> _WHAT YOU ARE ASKED TO DO_
Report the lines of the material that carry the string "time".

> _DATA EXTRACTS_
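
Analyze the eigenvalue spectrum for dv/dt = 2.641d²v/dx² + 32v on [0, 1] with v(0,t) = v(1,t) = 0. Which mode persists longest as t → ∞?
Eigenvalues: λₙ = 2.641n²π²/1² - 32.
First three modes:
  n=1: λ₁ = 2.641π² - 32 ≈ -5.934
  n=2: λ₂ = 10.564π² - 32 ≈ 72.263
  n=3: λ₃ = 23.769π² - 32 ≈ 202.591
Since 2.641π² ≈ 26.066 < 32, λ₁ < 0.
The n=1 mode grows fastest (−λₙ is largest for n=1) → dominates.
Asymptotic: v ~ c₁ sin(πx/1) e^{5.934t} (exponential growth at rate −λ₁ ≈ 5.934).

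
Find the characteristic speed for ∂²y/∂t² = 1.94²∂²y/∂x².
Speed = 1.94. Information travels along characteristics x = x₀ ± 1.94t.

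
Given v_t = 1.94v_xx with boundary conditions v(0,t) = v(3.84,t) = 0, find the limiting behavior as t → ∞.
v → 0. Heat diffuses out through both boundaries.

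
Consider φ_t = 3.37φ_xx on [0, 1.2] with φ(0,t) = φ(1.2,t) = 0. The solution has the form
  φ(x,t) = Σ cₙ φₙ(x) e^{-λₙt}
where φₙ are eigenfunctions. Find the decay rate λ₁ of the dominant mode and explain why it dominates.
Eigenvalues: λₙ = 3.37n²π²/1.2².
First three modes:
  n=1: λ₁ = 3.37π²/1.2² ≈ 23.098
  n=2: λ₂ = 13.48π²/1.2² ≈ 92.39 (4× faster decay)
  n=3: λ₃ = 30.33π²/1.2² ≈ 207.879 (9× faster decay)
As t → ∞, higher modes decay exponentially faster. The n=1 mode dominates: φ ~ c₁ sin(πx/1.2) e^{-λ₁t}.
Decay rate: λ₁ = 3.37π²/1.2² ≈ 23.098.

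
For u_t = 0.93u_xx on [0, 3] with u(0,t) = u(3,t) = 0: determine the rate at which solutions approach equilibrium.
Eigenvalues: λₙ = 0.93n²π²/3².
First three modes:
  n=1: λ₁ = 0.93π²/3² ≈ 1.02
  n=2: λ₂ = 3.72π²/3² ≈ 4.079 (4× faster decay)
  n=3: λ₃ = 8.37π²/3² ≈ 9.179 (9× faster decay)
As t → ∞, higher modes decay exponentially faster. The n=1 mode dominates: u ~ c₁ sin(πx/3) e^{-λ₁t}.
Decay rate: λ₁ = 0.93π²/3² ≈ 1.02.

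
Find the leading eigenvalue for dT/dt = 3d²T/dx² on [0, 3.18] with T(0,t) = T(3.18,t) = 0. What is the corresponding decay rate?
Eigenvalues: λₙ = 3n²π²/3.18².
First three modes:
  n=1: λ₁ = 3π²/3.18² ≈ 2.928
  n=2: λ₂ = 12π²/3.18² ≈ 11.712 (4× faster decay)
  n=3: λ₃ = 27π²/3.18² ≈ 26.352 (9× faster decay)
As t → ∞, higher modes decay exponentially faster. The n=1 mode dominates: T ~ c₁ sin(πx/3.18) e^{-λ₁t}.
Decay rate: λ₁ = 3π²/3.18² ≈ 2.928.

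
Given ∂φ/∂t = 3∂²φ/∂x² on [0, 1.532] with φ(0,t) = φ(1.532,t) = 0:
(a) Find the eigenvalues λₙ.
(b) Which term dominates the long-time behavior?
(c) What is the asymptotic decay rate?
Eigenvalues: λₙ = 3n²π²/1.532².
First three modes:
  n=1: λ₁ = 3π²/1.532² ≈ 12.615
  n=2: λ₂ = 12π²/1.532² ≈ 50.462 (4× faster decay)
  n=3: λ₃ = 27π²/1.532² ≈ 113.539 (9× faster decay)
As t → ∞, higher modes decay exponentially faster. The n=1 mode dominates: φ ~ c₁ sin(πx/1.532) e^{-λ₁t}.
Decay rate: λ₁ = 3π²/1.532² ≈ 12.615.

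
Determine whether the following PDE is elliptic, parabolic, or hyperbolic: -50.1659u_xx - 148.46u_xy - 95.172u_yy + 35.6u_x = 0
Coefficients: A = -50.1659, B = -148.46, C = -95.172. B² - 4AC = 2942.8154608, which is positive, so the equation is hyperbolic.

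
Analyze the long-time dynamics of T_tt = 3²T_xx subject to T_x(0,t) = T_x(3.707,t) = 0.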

> _RESULT FOR THIS EXERCISE_
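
(b) Which term dominates the long-time behavior?
Analyze the long-time dynamics of T_tt = 3²T_xx subject to T_x(0,t) = T_x(3.707,t) = 0.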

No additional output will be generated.